# Problem statement:
Filter the records for "lies" and keep each line that has it.

Dataset entries:
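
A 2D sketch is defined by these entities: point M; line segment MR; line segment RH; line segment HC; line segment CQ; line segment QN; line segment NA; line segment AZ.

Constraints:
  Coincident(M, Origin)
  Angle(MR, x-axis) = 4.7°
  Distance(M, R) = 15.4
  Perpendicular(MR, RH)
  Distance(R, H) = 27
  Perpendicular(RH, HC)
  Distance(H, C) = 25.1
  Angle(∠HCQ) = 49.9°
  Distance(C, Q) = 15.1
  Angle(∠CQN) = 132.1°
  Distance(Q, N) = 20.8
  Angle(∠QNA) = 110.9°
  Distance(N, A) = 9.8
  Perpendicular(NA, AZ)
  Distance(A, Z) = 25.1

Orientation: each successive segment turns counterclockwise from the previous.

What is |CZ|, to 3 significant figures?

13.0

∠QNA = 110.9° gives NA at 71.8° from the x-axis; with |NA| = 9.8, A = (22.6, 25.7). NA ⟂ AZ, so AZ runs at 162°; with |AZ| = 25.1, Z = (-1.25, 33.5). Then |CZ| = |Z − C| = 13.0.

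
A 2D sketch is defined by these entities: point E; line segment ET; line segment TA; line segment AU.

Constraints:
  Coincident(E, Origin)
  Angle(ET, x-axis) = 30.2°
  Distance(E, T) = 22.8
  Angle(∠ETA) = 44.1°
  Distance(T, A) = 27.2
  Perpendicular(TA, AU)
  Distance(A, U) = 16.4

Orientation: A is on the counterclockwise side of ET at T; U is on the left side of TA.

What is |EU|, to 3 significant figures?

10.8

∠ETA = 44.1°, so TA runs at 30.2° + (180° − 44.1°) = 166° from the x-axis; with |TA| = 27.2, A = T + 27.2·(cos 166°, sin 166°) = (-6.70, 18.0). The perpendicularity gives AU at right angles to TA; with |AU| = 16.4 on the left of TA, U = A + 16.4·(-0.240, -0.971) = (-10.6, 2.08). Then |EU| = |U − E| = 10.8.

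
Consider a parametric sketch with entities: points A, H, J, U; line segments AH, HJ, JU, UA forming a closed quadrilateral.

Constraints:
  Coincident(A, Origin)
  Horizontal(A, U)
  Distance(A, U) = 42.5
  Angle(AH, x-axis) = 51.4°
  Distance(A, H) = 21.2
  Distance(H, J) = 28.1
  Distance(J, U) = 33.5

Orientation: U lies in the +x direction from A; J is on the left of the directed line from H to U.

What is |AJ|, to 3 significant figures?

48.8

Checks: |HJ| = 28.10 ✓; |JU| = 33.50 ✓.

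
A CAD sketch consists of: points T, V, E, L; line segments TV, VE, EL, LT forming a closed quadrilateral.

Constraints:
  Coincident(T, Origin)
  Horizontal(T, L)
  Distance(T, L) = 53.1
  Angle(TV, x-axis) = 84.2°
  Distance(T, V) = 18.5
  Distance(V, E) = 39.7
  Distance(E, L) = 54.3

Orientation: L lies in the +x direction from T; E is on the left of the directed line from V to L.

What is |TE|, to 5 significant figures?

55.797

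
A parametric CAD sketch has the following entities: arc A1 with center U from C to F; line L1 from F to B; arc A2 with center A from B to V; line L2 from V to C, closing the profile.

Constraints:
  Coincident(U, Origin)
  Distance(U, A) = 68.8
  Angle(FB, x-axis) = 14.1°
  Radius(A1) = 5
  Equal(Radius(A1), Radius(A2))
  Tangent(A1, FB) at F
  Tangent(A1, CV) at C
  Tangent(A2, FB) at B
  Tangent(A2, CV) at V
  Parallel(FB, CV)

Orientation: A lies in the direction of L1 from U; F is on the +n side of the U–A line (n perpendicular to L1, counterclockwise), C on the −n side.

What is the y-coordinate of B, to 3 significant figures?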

# Expected output:
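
Orientation: U lies in the +x direction from A; J is on the left of the directed line from H to U.
Orientation: L lies in the +x direction from T; E is on the left of the directed line from V to L.
Orientation: A lies in the direction of L1 from U; F is on the +n side of the U–A line (n perpendicular to L1, counterclockwise), C on the −n side.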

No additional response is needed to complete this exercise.